◆ **ACTION ITEM**:
Restate word for word the lines from the one containing "Classify the singularity of f(s, t) = -8" through the end of the listing below, with both ends included.

◆ **LISTED RECORDS**:
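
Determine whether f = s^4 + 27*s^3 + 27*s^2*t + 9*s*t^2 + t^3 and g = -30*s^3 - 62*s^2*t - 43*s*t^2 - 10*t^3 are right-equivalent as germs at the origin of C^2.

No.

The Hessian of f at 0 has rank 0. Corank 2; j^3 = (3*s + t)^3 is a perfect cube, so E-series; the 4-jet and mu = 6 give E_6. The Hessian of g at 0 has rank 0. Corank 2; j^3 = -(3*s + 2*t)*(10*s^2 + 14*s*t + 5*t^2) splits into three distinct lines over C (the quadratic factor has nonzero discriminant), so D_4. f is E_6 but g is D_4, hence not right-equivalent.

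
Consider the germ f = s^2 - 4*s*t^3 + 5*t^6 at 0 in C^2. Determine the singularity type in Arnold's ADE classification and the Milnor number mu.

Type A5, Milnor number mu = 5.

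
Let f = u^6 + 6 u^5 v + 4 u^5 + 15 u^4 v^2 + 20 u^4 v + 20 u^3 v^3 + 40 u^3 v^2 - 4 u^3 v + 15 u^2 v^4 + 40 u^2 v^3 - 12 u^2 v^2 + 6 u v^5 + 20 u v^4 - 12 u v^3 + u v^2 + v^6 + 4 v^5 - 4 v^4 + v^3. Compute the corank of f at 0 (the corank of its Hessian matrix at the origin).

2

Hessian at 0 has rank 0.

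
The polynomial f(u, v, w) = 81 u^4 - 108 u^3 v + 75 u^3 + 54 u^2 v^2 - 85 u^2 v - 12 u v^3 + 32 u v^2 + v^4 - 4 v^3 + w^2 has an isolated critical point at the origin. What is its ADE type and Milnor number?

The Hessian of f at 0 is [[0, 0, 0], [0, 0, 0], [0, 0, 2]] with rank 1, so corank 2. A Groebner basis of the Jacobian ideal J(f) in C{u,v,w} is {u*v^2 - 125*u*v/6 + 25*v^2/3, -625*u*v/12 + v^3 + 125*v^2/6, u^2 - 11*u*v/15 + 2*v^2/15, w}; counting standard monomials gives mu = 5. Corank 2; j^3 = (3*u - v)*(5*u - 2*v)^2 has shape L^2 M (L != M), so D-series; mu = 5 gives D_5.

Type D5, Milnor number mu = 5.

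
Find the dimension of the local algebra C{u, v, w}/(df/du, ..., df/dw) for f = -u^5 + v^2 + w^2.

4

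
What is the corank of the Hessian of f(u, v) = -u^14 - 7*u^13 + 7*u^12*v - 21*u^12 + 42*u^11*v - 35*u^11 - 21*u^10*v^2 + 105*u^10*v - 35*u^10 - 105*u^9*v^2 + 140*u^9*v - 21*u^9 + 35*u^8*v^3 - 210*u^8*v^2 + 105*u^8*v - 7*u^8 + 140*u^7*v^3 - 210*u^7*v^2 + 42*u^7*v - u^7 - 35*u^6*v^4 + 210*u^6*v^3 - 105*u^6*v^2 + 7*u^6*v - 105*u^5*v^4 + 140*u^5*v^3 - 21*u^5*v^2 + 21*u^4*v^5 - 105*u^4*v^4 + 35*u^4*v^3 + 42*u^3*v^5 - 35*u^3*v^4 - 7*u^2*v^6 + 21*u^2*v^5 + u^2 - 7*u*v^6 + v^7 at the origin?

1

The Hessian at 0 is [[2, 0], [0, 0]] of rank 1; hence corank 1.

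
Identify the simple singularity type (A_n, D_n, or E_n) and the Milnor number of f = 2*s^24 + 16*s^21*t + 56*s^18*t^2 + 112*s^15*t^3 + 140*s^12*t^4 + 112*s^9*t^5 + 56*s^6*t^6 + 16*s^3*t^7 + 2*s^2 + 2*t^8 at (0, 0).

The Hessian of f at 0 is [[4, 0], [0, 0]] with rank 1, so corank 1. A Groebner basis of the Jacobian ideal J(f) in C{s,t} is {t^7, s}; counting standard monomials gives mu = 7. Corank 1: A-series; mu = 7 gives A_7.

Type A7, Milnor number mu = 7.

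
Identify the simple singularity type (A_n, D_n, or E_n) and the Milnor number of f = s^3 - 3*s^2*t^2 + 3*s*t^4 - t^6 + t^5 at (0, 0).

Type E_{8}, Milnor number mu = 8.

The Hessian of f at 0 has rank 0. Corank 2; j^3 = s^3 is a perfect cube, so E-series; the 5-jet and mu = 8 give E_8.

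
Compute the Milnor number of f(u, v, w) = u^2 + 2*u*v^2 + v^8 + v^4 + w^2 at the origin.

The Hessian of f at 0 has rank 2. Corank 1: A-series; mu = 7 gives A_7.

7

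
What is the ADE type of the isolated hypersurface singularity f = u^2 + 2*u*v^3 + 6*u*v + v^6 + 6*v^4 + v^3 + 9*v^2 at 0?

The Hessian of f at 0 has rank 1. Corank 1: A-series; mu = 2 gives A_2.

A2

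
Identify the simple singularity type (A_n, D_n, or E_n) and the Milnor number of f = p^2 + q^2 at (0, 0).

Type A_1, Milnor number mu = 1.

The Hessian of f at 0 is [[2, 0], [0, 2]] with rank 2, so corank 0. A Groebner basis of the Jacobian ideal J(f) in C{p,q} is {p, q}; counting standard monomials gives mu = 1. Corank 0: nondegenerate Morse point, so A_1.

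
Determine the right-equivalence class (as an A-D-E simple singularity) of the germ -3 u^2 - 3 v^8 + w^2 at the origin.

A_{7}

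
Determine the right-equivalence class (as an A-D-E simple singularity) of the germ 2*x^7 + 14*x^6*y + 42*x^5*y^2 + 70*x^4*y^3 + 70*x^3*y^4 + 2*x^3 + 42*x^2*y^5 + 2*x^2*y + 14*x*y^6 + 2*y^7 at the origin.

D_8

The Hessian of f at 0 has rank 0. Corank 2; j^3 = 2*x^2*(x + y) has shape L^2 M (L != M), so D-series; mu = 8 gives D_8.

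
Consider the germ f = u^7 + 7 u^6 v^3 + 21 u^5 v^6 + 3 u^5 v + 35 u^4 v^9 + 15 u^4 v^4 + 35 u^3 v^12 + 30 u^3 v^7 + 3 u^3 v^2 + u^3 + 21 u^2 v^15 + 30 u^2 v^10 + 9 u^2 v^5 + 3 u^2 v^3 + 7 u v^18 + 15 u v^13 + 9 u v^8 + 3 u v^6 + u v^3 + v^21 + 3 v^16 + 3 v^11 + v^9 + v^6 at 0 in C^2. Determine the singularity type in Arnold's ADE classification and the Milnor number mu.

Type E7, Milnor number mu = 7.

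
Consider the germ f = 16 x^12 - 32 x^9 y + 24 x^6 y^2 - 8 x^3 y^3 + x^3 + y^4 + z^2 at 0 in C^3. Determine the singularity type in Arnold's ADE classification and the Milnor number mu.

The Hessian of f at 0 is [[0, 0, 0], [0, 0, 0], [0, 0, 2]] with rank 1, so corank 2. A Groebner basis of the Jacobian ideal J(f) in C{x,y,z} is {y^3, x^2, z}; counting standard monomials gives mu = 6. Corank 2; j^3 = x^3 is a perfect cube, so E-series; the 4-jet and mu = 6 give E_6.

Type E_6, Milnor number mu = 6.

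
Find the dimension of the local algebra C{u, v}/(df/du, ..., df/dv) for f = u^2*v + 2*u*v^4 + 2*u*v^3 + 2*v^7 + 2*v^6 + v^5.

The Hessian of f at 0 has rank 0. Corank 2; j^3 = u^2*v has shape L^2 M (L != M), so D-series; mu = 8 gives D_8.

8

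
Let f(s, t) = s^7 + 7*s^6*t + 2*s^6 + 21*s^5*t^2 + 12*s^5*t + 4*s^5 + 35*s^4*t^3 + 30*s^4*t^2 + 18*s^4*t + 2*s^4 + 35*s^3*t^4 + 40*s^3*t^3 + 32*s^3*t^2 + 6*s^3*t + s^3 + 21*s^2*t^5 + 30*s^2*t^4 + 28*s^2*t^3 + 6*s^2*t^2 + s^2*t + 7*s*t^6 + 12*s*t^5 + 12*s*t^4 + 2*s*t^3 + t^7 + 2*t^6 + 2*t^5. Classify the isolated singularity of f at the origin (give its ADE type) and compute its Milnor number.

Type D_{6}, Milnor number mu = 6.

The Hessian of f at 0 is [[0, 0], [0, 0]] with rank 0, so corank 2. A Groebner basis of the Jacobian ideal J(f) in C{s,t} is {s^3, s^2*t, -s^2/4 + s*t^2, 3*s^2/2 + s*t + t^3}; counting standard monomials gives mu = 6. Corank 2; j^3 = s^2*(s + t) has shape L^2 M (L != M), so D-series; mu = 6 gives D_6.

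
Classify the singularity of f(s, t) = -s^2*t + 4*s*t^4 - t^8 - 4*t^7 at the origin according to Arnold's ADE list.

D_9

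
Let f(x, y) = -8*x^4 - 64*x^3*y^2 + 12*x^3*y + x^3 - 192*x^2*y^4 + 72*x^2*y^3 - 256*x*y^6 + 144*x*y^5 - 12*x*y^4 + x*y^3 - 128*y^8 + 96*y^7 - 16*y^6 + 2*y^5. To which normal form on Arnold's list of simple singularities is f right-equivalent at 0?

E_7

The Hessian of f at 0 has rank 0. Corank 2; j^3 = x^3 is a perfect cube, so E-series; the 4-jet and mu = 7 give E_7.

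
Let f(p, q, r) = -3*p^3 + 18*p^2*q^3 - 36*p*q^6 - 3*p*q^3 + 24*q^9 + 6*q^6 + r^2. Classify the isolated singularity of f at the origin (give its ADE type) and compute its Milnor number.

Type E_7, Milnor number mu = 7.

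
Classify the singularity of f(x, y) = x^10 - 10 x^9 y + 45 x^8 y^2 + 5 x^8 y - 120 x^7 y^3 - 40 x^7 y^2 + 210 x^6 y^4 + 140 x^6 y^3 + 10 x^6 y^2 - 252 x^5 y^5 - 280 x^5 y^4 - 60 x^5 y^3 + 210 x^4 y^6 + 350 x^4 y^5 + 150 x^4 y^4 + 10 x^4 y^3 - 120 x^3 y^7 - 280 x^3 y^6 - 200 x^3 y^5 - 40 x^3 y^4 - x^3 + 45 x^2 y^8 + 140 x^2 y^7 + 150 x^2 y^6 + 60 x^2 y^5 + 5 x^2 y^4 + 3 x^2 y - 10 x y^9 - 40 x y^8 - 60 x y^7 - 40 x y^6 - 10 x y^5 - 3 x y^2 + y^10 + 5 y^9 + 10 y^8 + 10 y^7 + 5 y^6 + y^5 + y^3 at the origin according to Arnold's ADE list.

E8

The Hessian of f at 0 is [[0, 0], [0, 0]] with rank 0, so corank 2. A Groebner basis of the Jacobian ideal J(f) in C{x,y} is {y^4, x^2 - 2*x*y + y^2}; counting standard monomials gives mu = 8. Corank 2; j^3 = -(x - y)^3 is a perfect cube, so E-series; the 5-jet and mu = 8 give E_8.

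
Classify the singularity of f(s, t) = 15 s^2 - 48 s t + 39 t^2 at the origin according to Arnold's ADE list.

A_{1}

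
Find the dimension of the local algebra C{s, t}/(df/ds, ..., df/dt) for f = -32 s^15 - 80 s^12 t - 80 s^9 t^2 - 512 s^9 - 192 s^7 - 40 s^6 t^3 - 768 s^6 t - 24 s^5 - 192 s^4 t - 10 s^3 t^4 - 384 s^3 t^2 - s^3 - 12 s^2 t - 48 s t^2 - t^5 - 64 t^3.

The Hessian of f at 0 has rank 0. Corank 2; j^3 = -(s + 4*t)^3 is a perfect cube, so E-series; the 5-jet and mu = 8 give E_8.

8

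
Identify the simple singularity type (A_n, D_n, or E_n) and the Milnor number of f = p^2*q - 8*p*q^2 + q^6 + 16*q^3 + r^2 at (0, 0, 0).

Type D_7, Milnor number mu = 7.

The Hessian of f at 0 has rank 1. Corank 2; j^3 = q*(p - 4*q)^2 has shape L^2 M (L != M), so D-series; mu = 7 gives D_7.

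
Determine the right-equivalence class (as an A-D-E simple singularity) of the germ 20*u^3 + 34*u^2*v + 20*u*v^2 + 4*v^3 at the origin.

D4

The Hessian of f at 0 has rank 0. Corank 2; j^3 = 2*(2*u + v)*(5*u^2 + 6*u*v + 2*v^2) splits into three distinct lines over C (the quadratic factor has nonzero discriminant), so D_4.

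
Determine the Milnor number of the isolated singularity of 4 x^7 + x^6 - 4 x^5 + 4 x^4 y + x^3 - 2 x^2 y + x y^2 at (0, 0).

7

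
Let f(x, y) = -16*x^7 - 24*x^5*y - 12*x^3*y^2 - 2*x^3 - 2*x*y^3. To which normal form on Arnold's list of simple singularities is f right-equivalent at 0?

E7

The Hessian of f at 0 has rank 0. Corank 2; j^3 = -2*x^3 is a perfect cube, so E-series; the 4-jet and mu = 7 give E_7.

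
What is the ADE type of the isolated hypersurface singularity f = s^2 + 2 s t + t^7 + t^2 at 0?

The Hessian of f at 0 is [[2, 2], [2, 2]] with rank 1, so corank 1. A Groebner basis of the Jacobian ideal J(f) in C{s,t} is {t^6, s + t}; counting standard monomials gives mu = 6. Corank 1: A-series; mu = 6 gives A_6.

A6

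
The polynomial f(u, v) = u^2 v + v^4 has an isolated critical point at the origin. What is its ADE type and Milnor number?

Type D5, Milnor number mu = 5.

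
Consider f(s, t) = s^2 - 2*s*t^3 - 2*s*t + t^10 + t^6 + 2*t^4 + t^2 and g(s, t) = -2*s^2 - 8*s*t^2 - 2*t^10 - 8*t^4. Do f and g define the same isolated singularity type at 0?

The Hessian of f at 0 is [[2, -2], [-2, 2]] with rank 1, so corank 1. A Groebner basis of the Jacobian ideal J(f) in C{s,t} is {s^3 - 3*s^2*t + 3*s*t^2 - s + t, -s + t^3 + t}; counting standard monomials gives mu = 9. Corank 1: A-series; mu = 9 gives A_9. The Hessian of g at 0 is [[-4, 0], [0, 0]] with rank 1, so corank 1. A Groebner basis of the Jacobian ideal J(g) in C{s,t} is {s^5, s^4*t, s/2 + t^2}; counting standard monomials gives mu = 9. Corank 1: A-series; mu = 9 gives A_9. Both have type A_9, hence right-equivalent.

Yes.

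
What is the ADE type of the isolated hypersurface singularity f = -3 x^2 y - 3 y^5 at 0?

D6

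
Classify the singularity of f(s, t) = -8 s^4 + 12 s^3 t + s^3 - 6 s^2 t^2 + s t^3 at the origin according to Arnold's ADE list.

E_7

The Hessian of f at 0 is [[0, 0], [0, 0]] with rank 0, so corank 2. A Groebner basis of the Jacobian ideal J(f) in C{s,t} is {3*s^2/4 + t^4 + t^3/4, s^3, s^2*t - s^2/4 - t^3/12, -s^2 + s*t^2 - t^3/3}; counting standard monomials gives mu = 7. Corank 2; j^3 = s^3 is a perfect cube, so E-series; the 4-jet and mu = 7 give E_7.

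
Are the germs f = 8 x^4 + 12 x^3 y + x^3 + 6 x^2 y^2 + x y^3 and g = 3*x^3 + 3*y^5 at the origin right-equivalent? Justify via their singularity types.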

◆ **SOLUTION**:
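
Classify the singularity of f(s, t) = -8 s^4 + 12 s^3 t + s^3 - 6 s^2 t^2 + s t^3 at the origin according to Arnold's ADE list.

E_7

The Hessian of f at 0 is [[0, 0], [0, 0]] with rank 0, so corank 2. A Groebner basis of the Jacobian ideal J(f) in C{s,t} is {3*s^2/4 + t^4 + t^3/4, s^3, s^2*t - s^2/4 - t^3/12, -s^2 + s*t^2 - t^3/3}; counting standard monomials gives mu = 7. Corank 2; j^3 = s^3 is a perfect cube, so E-series; the 4-jet and mu = 7 give E_7.

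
Are the germs f = 8 x^4 + 12 x^3 y + x^3 + 6 x^2 y^2 + x y^3 and g = 3*x^3 + 3*y^5 at the origin right-equivalent? Justify via their singularity types.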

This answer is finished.